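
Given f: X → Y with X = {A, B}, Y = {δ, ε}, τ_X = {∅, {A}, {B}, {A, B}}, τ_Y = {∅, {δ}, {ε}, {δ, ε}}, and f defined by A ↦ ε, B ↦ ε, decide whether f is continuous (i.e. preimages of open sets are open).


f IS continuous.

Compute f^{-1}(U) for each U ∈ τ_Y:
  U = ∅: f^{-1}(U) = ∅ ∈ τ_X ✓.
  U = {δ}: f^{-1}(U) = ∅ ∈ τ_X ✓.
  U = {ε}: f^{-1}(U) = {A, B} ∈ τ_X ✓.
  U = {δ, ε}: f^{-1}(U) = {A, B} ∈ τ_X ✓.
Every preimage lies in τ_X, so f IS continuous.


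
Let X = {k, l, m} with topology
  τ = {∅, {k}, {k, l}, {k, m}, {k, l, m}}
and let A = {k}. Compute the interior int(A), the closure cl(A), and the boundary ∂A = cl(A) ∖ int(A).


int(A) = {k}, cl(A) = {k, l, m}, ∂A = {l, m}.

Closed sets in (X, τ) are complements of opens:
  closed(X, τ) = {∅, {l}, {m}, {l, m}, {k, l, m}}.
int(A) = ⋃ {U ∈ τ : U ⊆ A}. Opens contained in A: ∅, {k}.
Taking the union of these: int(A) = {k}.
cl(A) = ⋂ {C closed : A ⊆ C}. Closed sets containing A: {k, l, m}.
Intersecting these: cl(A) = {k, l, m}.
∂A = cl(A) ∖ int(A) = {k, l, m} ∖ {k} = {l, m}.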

**Task directions**:
All of the records must be repeated exactly.

**Response for this exercise**:
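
Given f: X → Y with X = {A, B}, Y = {δ, ε}, τ_X = {∅, {A}, {B}, {A, B}}, τ_Y = {∅, {δ}, {ε}, {δ, ε}}, and f defined by A ↦ ε, B ↦ ε, decide whether f is continuous (i.e. preimages of open sets are open).


f IS continuous.

Compute f^{-1}(U) for each U ∈ τ_Y:
  U = ∅: f^{-1}(U) = ∅ ∈ τ_X ✓.
  U = {δ}: f^{-1}(U) = ∅ ∈ τ_X ✓.
  U = {ε}: f^{-1}(U) = {A, B} ∈ τ_X ✓.
  U = {δ, ε}: f^{-1}(U) = {A, B} ∈ τ_X ✓.
Every preimage lies in τ_X, so f IS continuous.


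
Let X = {k, l, m} with topology
  τ = {∅, {k}, {k, l}, {k, m}, {k, l, m}}
and let A = {k}. Compute the interior int(A), the closure cl(A), and the boundary ∂A = cl(A) ∖ int(A).


int(A) = {k}, cl(A) = {k, l, m}, ∂A = {l, m}.

Closed sets in (X, τ) are complements of opens:
  closed(X, τ) = {∅, {l}, {m}, {l, m}, {k, l, m}}.
int(A) = ⋃ {U ∈ τ : U ⊆ A}. Opens contained in A: ∅, {k}.
Taking the union of these: int(A) = {k}.
cl(A) = ⋂ {C closed : A ⊆ C}. Closed sets containing A: {k, l, m}.
Intersecting these: cl(A) = {k, l, m}.
∂A = cl(A) ∖ int(A) = {k, l, m} ∖ {k} = {l, m}.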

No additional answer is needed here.